↓

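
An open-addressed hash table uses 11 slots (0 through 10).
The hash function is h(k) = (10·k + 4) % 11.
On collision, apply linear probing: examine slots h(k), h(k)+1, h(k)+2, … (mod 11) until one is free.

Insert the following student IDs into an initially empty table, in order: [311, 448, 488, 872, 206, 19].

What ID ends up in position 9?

19

311 hashes to 1; slot 1 is free => place at 1.
448 hashes to 7; slot 7 is free => place at 7.
488 hashes to 0; slot 0 is free => place at 0.
872 hashes to 1; 1 taken => place at 2.
206 hashes to 7; 7 taken => place at 8.
19 hashes to 7; 7,8 taken => place at 9.
Table: [488, 311, 872, —, —, —, —, 448, 206, 19, —]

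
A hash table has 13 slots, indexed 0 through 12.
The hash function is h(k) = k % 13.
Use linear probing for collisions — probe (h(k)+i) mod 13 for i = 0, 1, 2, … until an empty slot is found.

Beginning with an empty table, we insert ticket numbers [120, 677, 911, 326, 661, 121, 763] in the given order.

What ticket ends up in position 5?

121

Insert 120: h=3, slot 3 empty => index 3.
Insert 677: h=1, slot 1 empty => index 1.
Insert 911: h=1, slot 1 occupied => index 2.
Insert 326: h=1, slots 1,2,3 occupied => index 4.
Insert 661: h=11, slot 11 empty => index 11.
Insert 121: h=4, slot 4 occupied => index 5.
Insert 763: h=9, slot 9 empty => index 9.
Table: [-, 677, 911, 120, 326, 121, -, -, -, 763, -, 661, -]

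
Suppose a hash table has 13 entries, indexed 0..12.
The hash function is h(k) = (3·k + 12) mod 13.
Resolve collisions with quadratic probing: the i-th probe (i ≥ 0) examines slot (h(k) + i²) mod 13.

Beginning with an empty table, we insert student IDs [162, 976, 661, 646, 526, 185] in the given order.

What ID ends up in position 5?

526

162: h=4 → slot 4
976: h=2 → slot 2
661: h=6 → slot 6
646: h=0 → slot 0
526: h=4, probe 4,5 → slot 5
185: h=8 → slot 8
Table: [646, _, 976, _, 162, 526, 661, _, 185, _, _, _, _]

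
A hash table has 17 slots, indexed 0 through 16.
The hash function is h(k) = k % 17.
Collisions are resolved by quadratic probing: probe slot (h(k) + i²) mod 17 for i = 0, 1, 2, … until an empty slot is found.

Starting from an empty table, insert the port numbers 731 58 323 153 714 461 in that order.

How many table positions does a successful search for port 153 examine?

731: h=0 => slot 0
58: h=7 => slot 7
323: h=0, probe 0,1 => slot 1
153: h=0, probe 0,1,4 => slot 4
714: h=0, probe 0,1,4,9 => slot 9
461: h=2 => slot 2
Table: [731, 323, 461, _, 153, _, _, 58, _, 714, _, _, _, _, _, _, _]
Lookup 153: h=0, probe 0,1,4 → found at 4.

3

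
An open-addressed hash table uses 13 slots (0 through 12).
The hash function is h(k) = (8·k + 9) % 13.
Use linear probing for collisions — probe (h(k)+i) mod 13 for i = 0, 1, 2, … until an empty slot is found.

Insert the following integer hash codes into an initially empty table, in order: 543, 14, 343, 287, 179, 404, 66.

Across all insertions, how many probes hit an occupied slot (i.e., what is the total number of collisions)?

7

543: h=11 => slot 11
14: h=4 => slot 4
343: h=10 => slot 10
287: h=4, probe 4,5 => slot 5
179: h=11, probe 11,12 => slot 12
404: h=4, probe 4,5,6 => slot 6
66: h=4, probe 4,5,6,7 => slot 7
Table: [-, -, -, -, 14, 287, 404, 66, -, -, 343, 543, 179]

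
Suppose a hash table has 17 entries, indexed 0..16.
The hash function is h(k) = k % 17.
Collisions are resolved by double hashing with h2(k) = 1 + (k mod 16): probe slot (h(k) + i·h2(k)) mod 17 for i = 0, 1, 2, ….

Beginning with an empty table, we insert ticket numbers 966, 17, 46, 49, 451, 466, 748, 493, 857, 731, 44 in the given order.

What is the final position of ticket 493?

966 hashes to 14; slot 14 is free => place at 14.
17 hashes to 0; slot 0 is free => place at 0.
46 hashes to 12; slot 12 is free => place at 12.
49 hashes to 15; slot 15 is free => place at 15.
451 hashes to 9; slot 9 is free => place at 9.
466 hashes to 7; slot 7 is free => place at 7.
748 hashes to 0, h2=13; 0 taken => place at 13.
493 hashes to 0, h2=14; 0,14 taken => place at 11.
857 hashes to 7, h2=10; 7,0 taken => place at 10.
731 hashes to 0, h2=12; 0,12,7 taken => place at 2.
44 hashes to 10, h2=13; 10 taken => place at 6.
Table: [17, _, 731, _, _, _, 44, 466, _, 451, 857, 493, 46, 748, 966, 49, _]

11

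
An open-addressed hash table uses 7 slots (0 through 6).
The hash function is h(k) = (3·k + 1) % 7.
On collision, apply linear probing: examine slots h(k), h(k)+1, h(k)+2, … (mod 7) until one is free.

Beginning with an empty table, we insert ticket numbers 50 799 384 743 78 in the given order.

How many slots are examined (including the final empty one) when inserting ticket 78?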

↑

In how many lines of the data above does the word "open" occur? Only the number is wanted.

## Written answer
3